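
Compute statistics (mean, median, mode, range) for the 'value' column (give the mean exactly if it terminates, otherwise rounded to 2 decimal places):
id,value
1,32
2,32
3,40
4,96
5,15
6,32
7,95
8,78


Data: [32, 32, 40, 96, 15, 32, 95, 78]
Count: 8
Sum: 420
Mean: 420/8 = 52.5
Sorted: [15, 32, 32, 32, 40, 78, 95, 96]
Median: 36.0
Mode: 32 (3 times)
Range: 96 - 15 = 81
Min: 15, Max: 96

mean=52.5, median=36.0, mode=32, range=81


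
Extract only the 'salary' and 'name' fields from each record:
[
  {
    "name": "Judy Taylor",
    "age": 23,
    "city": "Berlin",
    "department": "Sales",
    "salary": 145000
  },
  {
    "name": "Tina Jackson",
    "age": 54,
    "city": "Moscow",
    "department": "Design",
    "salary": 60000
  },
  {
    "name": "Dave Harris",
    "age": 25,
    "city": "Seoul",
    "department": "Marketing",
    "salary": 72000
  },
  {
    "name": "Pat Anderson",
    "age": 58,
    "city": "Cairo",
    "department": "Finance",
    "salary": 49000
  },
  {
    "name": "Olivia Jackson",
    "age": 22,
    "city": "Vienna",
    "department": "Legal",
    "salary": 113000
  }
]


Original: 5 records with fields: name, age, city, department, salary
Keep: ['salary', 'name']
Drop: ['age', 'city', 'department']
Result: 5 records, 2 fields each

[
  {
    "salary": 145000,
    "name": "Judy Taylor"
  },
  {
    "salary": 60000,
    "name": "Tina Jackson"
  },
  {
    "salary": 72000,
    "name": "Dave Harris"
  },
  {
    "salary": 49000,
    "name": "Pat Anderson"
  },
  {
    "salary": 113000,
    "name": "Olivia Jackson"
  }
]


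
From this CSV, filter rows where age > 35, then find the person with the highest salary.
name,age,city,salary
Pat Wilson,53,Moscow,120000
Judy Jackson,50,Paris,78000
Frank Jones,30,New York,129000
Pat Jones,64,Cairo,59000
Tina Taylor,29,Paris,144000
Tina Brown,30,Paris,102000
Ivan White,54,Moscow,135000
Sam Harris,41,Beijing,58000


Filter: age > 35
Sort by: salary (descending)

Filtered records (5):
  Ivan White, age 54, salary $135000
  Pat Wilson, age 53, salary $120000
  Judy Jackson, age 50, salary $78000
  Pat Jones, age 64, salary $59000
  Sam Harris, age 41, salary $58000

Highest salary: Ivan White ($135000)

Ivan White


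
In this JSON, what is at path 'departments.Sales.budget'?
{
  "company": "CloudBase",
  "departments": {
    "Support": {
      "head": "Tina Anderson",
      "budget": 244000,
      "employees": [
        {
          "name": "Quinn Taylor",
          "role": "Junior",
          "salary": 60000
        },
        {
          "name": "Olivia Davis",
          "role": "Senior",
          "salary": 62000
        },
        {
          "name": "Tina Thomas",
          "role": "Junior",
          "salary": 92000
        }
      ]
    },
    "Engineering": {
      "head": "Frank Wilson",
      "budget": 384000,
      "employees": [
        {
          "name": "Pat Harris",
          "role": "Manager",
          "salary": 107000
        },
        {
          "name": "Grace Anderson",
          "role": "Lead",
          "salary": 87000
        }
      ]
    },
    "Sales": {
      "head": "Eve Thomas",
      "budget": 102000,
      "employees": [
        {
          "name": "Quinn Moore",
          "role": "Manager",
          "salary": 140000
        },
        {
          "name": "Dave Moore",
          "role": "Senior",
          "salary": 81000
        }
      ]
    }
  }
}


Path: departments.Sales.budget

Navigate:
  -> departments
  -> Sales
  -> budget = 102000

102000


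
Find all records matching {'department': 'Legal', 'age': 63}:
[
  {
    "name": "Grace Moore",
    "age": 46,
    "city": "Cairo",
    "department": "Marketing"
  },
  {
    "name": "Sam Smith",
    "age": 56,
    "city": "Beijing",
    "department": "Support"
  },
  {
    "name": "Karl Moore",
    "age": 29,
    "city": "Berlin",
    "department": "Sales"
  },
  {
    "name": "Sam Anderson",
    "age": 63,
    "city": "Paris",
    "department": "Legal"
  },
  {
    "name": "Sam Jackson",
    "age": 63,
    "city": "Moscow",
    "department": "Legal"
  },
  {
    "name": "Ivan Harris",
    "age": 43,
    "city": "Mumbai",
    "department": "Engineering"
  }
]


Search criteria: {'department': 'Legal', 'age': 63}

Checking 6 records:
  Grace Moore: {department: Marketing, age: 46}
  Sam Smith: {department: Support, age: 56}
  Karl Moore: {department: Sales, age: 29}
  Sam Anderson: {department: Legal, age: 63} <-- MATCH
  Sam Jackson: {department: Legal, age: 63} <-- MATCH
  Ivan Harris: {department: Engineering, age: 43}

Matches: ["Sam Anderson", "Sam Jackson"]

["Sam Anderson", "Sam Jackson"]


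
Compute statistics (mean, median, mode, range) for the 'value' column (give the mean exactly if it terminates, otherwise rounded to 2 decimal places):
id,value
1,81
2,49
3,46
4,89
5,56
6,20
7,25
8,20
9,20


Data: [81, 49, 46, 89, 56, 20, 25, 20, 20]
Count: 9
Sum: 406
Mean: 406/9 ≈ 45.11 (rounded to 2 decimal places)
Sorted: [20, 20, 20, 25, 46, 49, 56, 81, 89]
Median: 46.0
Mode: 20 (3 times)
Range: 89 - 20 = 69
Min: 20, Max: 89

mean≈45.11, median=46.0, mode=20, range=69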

+ + + + +

Your objective
Output all entries again exactly; no line may be altered.

Answer to this exercise
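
Compute statistics (mean, median, mode, range) for the 'value' column (give the mean exactly if it terminates, otherwise rounded to 2 decimal places):
id,value
1,32
2,32
3,40
4,96
5,15
6,32
7,95
8,78


Data: [32, 32, 40, 96, 15, 32, 95, 78]
Count: 8
Sum: 420
Mean: 420/8 = 52.5
Sorted: [15, 32, 32, 32, 40, 78, 95, 96]
Median: 36.0
Mode: 32 (3 times)
Range: 96 - 15 = 81
Min: 15, Max: 96

mean=52.5, median=36.0, mode=32, range=81


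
Extract only the 'salary' and 'name' fields from each record:
[
  {
    "name": "Judy Taylor",
    "age": 23,
    "city": "Berlin",
    "department": "Sales",
    "salary": 145000
  },
  {
    "name": "Tina Jackson",
    "age": 54,
    "city": "Moscow",
    "department": "Design",
    "salary": 60000
  },
  {
    "name": "Dave Harris",
    "age": 25,
    "city": "Seoul",
    "department": "Marketing",
    "salary": 72000
  },
  {
    "name": "Pat Anderson",
    "age": 58,
    "city": "Cairo",
    "department": "Finance",
    "salary": 49000
  },
  {
    "name": "Olivia Jackson",
    "age": 22,
    "city": "Vienna",
    "department": "Legal",
    "salary": 113000
  }
]


Original: 5 records with fields: name, age, city, department, salary
Keep: ['salary', 'name']
Drop: ['age', 'city', 'department']
Result: 5 records, 2 fields each

[
  {
    "salary": 145000,
    "name": "Judy Taylor"
  },
  {
    "salary": 60000,
    "name": "Tina Jackson"
  },
  {
    "salary": 72000,
    "name": "Dave Harris"
  },
  {
    "salary": 49000,
    "name": "Pat Anderson"
  },
  {
    "salary": 113000,
    "name": "Olivia Jackson"
  }
]


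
From this CSV, filter rows where age > 35, then find the person with the highest salary.
name,age,city,salary
Pat Wilson,53,Moscow,120000
Judy Jackson,50,Paris,78000
Frank Jones,30,New York,129000
Pat Jones,64,Cairo,59000
Tina Taylor,29,Paris,144000
Tina Brown,30,Paris,102000
Ivan White,54,Moscow,135000
Sam Harris,41,Beijing,58000


Filter: age > 35
Sort by: salary (descending)

Filtered records (5):
  Ivan White, age 54, salary $135000
  Pat Wilson, age 53, salary $120000
  Judy Jackson, age 50, salary $78000
  Pat Jones, age 64, salary $59000
  Sam Harris, age 41, salary $58000

Highest salary: Ivan White ($135000)

Ivan White


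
In this JSON, what is at path 'departments.Sales.budget'?
{
  "company": "CloudBase",
  "departments": {
    "Support": {
      "head": "Tina Anderson",
      "budget": 244000,
      "employees": [
        {
          "name": "Quinn Taylor",
          "role": "Junior",
          "salary": 60000
        },
        {
          "name": "Olivia Davis",
          "role": "Senior",
          "salary": 62000
        },
        {
          "name": "Tina Thomas",
          "role": "Junior",
          "salary": 92000
        }
      ]
    },
    "Engineering": {
      "head": "Frank Wilson",
      "budget": 384000,
      "employees": [
        {
          "name": "Pat Harris",
          "role": "Manager",
          "salary": 107000
        },
        {
          "name": "Grace Anderson",
          "role": "Lead",
          "salary": 87000
        }
      ]
    },
    "Sales": {
      "head": "Eve Thomas",
      "budget": 102000,
      "employees": [
        {
          "name": "Quinn Moore",
          "role": "Manager",
          "salary": 140000
        },
        {
          "name": "Dave Moore",
          "role": "Senior",
          "salary": 81000
        }
      ]
    }
  }
}


Path: departments.Sales.budget

Navigate:
  -> departments
  -> Sales
  -> budget = 102000

102000


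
Find all records matching {'department': 'Legal', 'age': 63}:
[
  {
    "name": "Grace Moore",
    "age": 46,
    "city": "Cairo",
    "department": "Marketing"
  },
  {
    "name": "Sam Smith",
    "age": 56,
    "city": "Beijing",
    "department": "Support"
  },
  {
    "name": "Karl Moore",
    "age": 29,
    "city": "Berlin",
    "department": "Sales"
  },
  {
    "name": "Sam Anderson",
    "age": 63,
    "city": "Paris",
    "department": "Legal"
  },
  {
    "name": "Sam Jackson",
    "age": 63,
    "city": "Moscow",
    "department": "Legal"
  },
  {
    "name": "Ivan Harris",
    "age": 43,
    "city": "Mumbai",
    "department": "Engineering"
  }
]


Search criteria: {'department': 'Legal', 'age': 63}

Checking 6 records:
  Grace Moore: {department: Marketing, age: 46}
  Sam Smith: {department: Support, age: 56}
  Karl Moore: {department: Sales, age: 29}
  Sam Anderson: {department: Legal, age: 63} <-- MATCH
  Sam Jackson: {department: Legal, age: 63} <-- MATCH
  Ivan Harris: {department: Engineering, age: 43}

Matches: ["Sam Anderson", "Sam Jackson"]

["Sam Anderson", "Sam Jackson"]


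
Compute statistics (mean, median, mode, range) for the 'value' column (give the mean exactly if it terminates, otherwise rounded to 2 decimal places):
id,value
1,81
2,49
3,46
4,89
5,56
6,20
7,25
8,20
9,20


Data: [81, 49, 46, 89, 56, 20, 25, 20, 20]
Count: 9
Sum: 406
Mean: 406/9 ≈ 45.11 (rounded to 2 decimal places)
Sorted: [20, 20, 20, 25, 46, 49, 56, 81, 89]
Median: 46.0
Mode: 20 (3 times)
Range: 89 - 20 = 69
Min: 20, Max: 89

mean≈45.11, median=46.0, mode=20, range=69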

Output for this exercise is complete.